* _DATASET CONTENT_:
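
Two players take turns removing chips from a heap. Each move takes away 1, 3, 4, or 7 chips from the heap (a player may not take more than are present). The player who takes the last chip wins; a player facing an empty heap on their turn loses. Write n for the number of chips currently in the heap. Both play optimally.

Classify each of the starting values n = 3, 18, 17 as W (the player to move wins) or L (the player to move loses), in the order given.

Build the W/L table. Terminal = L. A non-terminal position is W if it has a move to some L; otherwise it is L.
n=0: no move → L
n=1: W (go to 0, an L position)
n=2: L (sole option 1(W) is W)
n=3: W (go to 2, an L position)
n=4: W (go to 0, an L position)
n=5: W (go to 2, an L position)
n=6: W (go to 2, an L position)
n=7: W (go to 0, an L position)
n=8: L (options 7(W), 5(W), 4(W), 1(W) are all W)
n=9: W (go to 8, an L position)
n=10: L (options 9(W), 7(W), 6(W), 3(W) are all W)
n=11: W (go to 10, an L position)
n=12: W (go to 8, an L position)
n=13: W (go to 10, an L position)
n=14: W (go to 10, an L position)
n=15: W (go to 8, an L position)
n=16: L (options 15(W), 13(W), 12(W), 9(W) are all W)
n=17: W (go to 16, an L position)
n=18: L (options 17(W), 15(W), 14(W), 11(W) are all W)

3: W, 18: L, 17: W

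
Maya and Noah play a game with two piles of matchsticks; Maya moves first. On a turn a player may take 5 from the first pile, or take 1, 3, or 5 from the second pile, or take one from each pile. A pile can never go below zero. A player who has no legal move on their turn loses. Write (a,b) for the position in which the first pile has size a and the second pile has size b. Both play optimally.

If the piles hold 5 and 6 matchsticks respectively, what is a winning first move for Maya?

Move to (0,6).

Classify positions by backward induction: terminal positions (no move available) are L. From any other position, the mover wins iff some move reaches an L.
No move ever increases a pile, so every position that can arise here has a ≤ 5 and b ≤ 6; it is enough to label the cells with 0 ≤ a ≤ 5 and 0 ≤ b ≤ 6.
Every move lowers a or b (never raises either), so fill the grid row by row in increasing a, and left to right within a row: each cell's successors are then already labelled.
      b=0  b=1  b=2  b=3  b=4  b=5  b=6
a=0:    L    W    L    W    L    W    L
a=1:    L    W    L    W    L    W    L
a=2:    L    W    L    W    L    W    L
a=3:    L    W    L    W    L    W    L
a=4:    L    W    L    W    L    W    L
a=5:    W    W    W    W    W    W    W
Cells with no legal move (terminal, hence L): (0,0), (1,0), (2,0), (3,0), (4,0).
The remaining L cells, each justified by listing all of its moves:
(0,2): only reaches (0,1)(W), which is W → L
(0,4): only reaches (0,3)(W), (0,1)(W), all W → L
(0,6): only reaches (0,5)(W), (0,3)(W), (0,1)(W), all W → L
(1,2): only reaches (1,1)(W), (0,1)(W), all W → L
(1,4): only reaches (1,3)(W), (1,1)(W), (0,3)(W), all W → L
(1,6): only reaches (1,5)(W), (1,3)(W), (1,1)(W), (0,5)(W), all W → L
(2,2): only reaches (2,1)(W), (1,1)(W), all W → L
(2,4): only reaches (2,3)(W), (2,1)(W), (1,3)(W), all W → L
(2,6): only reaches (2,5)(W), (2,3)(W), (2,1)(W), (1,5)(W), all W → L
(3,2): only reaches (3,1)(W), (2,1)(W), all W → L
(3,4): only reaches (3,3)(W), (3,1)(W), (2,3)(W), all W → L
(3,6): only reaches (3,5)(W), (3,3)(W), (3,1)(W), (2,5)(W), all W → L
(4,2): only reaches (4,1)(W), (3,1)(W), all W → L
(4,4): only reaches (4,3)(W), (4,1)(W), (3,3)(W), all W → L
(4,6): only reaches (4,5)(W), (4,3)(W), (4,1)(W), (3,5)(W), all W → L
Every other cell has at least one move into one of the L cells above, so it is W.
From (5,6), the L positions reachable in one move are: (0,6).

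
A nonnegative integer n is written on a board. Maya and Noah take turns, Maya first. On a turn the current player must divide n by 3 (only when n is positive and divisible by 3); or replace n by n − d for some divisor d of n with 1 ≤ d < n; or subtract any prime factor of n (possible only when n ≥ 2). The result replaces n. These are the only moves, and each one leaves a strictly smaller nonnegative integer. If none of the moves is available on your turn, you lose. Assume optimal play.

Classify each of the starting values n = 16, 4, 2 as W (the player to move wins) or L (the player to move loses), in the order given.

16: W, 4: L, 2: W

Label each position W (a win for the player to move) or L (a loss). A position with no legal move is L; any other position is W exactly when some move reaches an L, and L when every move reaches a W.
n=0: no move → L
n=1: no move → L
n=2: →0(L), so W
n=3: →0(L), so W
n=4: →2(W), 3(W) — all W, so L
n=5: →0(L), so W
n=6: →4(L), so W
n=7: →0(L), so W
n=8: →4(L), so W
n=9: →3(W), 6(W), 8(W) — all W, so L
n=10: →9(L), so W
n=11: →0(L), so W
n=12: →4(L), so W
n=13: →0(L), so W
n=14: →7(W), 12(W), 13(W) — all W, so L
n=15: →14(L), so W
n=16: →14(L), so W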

* _ABOUT THIS TASK_: Produce the entries again, character for character.

* _REPLY TO THE EXERCISE_:
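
Two players take turns removing chips from a heap. Each move takes away 1, 3, 4, or 7 chips from the heap (a player may not take more than are present). The player who takes the last chip wins; a player facing an empty heap on their turn loses. Write n for the number of chips currently in the heap. Both play optimally.

Classify each of the starting values n = 3, 18, 17 as W (the player to move wins) or L (the player to move loses), in the order given.

Build the W/L table. Terminal = L. A non-terminal position is W if it has a move to some L; otherwise it is L.
n=0: no move → L
n=1: W (go to 0, an L position)
n=2: L (sole option 1(W) is W)
n=3: W (go to 2, an L position)
n=4: W (go to 0, an L position)
n=5: W (go to 2, an L position)
n=6: W (go to 2, an L position)
n=7: W (go to 0, an L position)
n=8: L (options 7(W), 5(W), 4(W), 1(W) are all W)
n=9: W (go to 8, an L position)
n=10: L (options 9(W), 7(W), 6(W), 3(W) are all W)
n=11: W (go to 10, an L position)
n=12: W (go to 8, an L position)
n=13: W (go to 10, an L position)
n=14: W (go to 10, an L position)
n=15: W (go to 8, an L position)
n=16: L (options 15(W), 13(W), 12(W), 9(W) are all W)
n=17: W (go to 16, an L position)
n=18: L (options 17(W), 15(W), 14(W), 11(W) are all W)

3: W, 18: L, 17: W

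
Maya and Noah play a game with two piles of matchsticks; Maya moves first. On a turn a player may take 5 from the first pile, or take 1, 3, or 5 from the second pile, or take one from each pile. A pile can never go below zero. A player who has no legal move on their turn loses. Write (a,b) for the position in which the first pile has size a and the second pile has size b. Both play optimally.

If the piles hold 5 and 6 matchsticks respectively, what is a winning first move for Maya?

Move to (0,6).

Classify positions by backward induction: terminal positions (no move available) are L. From any other position, the mover wins iff some move reaches an L.
No move ever increases a pile, so every position that can arise here has a ≤ 5 and b ≤ 6; it is enough to label the cells with 0 ≤ a ≤ 5 and 0 ≤ b ≤ 6.
Every move lowers a or b (never raises either), so fill the grid row by row in increasing a, and left to right within a row: each cell's successors are then already labelled.
      b=0  b=1  b=2  b=3  b=4  b=5  b=6
a=0:    L    W    L    W    L    W    L
a=1:    L    W    L    W    L    W    L
a=2:    L    W    L    W    L    W    L
a=3:    L    W    L    W    L    W    L
a=4:    L    W    L    W    L    W    L
a=5:    W    W    W    W    W    W    W
Cells with no legal move (terminal, hence L): (0,0), (1,0), (2,0), (3,0), (4,0).
The remaining L cells, each justified by listing all of its moves:
(0,2): only reaches (0,1)(W), which is W → L
(0,4): only reaches (0,3)(W), (0,1)(W), all W → L
(0,6): only reaches (0,5)(W), (0,3)(W), (0,1)(W), all W → L
(1,2): only reaches (1,1)(W), (0,1)(W), all W → L
(1,4): only reaches (1,3)(W), (1,1)(W), (0,3)(W), all W → L
(1,6): only reaches (1,5)(W), (1,3)(W), (1,1)(W), (0,5)(W), all W → L
(2,2): only reaches (2,1)(W), (1,1)(W), all W → L
(2,4): only reaches (2,3)(W), (2,1)(W), (1,3)(W), all W → L
(2,6): only reaches (2,5)(W), (2,3)(W), (2,1)(W), (1,5)(W), all W → L
(3,2): only reaches (3,1)(W), (2,1)(W), all W → L
(3,4): only reaches (3,3)(W), (3,1)(W), (2,3)(W), all W → L
(3,6): only reaches (3,5)(W), (3,3)(W), (3,1)(W), (2,5)(W), all W → L
(4,2): only reaches (4,1)(W), (3,1)(W), all W → L
(4,4): only reaches (4,3)(W), (4,1)(W), (3,3)(W), all W → L
(4,6): only reaches (4,5)(W), (4,3)(W), (4,1)(W), (3,5)(W), all W → L
Every other cell has at least one move into one of the L cells above, so it is W.
From (5,6), the L positions reachable in one move are: (0,6).

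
A nonnegative integer n is written on a board. Maya and Noah take turns, Maya first. On a turn the current player must divide n by 3 (only when n is positive and divisible by 3); or replace n by n − d for some divisor d of n with 1 ≤ d < n; or subtract any prime factor of n (possible only when n ≥ 2). The result replaces n. These are the only moves, and each one leaves a strictly smaller nonnegative integer. If none of the moves is available on your turn, you lose. Assume optimal play.

Classify each of the starting values n = 16, 4, 2 as W (the player to move wins) or L (the player to move loses), in the order given.

16: W, 4: L, 2: W

Label each position W (a win for the player to move) or L (a loss). A position with no legal move is L; any other position is W exactly when some move reaches an L, and L when every move reaches a W.
n=0: no move → L
n=1: no move → L
n=2: →0(L), so W
n=3: →0(L), so W
n=4: →2(W), 3(W) — all W, so L
n=5: →0(L), so W
n=6: →4(L), so W
n=7: →0(L), so W
n=8: →4(L), so W
n=9: →3(W), 6(W), 8(W) — all W, so L
n=10: →9(L), so W
n=11: →0(L), so W
n=12: →4(L), so W
n=13: →0(L), so W
n=14: →7(W), 12(W), 13(W) — all W, so L
n=15: →14(L), so W
n=16: →14(L), so W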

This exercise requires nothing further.